- What the task asks:
Restate verbatim the span of lines below between the line with "Answer: -43499/91885 ≈ -0.47341" and the line with "Answer: 1/1318 ≈ 0.00075873", including those two lines, and only that span.

- Exercise input:
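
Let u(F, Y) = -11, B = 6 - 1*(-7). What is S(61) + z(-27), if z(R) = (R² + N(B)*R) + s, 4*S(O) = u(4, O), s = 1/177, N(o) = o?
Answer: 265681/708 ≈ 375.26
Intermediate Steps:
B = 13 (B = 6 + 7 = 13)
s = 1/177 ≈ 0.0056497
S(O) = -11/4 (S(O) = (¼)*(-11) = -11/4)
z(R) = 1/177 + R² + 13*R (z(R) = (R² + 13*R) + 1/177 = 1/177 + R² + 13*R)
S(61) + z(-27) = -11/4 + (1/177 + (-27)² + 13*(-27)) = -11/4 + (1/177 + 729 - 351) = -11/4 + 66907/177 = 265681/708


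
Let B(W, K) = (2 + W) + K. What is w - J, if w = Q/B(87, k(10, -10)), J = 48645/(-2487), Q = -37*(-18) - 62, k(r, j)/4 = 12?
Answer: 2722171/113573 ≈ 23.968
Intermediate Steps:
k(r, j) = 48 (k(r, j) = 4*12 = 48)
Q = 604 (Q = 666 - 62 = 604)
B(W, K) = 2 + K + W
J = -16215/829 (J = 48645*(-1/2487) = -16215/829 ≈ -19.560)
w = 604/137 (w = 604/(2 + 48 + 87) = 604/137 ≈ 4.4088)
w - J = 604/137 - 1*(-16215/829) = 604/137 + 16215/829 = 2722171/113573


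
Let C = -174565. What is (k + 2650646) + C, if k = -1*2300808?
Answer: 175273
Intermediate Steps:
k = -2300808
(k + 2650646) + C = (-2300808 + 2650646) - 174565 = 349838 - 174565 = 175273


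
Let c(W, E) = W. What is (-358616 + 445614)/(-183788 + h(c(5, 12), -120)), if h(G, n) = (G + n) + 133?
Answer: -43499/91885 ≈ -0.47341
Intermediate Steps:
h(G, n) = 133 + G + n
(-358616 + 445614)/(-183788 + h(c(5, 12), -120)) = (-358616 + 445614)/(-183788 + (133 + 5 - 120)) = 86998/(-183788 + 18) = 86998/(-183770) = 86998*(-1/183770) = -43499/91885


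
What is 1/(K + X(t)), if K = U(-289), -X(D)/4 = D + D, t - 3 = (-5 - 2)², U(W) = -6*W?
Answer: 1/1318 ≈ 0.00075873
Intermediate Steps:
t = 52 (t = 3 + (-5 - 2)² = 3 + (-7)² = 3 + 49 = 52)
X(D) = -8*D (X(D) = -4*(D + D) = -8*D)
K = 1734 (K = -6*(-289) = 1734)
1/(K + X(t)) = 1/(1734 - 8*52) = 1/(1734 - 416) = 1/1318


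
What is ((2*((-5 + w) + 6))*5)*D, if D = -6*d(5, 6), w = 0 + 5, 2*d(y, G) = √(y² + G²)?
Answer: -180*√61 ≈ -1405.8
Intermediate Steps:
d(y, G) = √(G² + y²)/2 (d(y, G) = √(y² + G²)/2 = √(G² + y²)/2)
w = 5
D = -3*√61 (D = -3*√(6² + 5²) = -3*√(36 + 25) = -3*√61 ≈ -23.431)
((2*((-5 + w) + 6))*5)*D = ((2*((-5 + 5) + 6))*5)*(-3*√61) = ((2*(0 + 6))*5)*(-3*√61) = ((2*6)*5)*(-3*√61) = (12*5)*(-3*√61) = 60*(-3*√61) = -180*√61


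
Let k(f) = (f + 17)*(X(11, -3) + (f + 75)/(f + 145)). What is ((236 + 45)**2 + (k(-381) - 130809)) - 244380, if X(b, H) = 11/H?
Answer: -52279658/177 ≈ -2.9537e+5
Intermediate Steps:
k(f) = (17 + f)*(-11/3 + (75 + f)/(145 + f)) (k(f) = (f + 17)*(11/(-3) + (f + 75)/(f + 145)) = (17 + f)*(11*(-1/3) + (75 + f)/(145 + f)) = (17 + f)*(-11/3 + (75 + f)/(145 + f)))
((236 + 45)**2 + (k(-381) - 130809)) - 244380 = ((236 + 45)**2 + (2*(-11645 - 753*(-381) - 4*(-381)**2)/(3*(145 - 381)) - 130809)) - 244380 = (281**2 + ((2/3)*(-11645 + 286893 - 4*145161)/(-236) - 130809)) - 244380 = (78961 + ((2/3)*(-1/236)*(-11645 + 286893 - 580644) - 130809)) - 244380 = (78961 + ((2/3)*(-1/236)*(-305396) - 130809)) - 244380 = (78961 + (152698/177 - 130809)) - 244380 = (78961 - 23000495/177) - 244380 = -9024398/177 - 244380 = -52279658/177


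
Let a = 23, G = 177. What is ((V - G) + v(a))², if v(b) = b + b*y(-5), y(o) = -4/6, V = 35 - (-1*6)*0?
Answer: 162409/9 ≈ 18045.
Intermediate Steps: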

--

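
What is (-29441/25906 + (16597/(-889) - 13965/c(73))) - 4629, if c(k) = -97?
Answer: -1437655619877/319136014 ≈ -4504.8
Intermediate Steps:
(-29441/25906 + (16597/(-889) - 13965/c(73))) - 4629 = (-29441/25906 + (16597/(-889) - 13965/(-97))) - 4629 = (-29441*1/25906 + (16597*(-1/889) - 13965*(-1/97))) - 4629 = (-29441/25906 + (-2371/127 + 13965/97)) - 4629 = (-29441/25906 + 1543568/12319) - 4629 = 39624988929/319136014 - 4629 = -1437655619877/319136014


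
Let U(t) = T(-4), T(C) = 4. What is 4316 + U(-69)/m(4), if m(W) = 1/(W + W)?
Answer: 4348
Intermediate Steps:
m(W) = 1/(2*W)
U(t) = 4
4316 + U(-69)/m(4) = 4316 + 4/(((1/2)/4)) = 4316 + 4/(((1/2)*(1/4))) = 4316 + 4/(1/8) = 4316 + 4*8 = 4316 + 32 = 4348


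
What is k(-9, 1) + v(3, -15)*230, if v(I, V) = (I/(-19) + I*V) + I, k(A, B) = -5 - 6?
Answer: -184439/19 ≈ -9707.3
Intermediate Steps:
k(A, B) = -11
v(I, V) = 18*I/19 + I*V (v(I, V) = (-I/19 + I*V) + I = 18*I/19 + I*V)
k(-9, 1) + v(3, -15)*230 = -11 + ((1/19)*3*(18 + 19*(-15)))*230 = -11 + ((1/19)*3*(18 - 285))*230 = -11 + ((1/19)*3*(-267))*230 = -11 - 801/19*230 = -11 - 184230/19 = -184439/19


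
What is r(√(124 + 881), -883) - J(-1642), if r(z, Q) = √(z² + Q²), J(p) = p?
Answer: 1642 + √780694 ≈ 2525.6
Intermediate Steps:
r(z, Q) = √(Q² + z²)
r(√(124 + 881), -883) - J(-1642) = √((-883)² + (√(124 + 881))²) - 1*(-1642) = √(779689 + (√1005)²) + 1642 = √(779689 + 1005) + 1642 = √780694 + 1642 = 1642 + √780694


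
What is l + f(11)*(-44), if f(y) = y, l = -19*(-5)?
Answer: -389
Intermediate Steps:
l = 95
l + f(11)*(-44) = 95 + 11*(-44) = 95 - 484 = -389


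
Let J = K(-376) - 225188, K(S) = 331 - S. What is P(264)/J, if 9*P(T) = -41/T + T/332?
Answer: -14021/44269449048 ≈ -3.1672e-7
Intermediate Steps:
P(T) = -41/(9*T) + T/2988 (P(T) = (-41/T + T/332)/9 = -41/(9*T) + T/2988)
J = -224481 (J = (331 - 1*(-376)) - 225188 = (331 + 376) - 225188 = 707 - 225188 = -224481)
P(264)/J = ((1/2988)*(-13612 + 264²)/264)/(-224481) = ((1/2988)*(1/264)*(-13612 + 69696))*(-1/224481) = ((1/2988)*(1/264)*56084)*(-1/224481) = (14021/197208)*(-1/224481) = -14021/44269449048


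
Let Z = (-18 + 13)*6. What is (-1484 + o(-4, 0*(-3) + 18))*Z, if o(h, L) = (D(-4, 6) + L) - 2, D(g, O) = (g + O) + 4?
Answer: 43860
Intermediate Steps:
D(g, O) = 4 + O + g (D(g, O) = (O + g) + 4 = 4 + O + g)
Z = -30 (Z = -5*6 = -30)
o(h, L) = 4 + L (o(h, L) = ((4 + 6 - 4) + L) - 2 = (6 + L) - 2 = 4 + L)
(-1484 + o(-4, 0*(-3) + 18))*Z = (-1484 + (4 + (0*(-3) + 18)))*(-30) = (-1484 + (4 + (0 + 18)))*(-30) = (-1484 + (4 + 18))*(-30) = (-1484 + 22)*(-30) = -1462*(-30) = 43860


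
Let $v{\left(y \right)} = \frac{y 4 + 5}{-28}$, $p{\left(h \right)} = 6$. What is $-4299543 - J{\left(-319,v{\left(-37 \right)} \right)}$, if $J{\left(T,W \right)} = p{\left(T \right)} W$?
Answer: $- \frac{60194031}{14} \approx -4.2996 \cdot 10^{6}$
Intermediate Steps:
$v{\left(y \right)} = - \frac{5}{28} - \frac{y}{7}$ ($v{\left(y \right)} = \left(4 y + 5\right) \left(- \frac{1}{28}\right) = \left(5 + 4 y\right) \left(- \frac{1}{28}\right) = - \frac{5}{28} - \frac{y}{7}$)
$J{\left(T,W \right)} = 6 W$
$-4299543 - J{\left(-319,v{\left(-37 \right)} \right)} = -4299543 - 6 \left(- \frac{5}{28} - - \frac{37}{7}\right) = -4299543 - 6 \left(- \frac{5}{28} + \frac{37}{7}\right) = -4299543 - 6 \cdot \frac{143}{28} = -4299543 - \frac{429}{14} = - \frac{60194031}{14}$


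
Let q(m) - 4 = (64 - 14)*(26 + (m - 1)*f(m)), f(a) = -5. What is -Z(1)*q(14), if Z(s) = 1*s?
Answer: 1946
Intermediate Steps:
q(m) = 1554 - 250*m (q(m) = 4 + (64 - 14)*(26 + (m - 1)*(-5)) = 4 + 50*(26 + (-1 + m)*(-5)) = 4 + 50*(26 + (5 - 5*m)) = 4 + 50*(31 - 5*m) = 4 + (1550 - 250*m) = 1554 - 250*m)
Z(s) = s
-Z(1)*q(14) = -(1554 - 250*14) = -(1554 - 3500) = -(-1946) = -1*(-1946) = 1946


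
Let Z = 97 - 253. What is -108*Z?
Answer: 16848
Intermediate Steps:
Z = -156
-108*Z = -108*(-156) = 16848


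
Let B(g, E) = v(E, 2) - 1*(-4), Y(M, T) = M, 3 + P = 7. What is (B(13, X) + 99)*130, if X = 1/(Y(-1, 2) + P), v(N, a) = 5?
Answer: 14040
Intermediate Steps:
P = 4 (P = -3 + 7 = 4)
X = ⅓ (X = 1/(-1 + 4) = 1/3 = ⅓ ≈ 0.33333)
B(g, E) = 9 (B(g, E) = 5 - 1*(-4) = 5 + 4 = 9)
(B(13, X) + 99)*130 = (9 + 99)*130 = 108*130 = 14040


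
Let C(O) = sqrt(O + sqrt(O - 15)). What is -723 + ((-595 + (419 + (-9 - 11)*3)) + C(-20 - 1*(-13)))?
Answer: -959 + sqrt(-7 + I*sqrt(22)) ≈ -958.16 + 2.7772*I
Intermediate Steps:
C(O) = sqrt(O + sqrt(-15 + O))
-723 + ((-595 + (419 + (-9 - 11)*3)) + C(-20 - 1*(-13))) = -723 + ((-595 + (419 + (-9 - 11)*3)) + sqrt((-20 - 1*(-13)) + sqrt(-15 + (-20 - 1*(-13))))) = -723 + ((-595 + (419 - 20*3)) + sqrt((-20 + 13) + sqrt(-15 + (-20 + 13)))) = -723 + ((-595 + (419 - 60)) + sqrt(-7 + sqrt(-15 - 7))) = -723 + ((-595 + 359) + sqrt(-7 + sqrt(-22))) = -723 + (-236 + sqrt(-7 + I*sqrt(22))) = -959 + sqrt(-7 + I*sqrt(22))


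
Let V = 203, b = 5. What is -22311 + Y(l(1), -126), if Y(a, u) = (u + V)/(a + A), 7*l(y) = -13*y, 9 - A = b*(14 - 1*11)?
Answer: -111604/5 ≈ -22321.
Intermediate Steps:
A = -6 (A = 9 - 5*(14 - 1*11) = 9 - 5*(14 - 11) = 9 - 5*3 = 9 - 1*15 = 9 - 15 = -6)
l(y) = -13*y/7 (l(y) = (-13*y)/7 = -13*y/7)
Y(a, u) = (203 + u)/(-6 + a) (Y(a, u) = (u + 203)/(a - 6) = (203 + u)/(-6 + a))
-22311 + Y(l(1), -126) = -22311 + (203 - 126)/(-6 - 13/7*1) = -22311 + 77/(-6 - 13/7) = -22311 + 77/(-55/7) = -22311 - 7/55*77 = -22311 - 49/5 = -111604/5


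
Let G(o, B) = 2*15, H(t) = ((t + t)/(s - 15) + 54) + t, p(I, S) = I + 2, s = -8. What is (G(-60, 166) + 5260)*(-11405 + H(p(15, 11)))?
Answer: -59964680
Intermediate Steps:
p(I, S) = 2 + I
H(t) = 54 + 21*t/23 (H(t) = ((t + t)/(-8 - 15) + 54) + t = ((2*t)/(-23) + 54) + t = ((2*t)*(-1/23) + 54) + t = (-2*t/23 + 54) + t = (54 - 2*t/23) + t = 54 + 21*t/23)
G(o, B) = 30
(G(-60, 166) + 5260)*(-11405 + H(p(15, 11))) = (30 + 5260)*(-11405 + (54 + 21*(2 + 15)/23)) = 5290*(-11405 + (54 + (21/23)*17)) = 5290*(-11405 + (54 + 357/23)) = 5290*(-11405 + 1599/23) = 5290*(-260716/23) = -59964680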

- Exercise solution:
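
Answer: -43499/91885 ≈ -0.47341
Intermediate Steps:
h(G, n) = 133 + G + n
(-358616 + 445614)/(-183788 + h(c(5, 12), -120)) = (-358616 + 445614)/(-183788 + (133 + 5 - 120)) = 86998/(-183788 + 18) = 86998/(-183770) = 86998*(-1/183770) = -43499/91885


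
What is 1/(K + X(t)), if K = U(-289), -X(D)/4 = D + D, t - 3 = (-5 - 2)², U(W) = -6*W?
Answer: 1/1318 ≈ 0.00075873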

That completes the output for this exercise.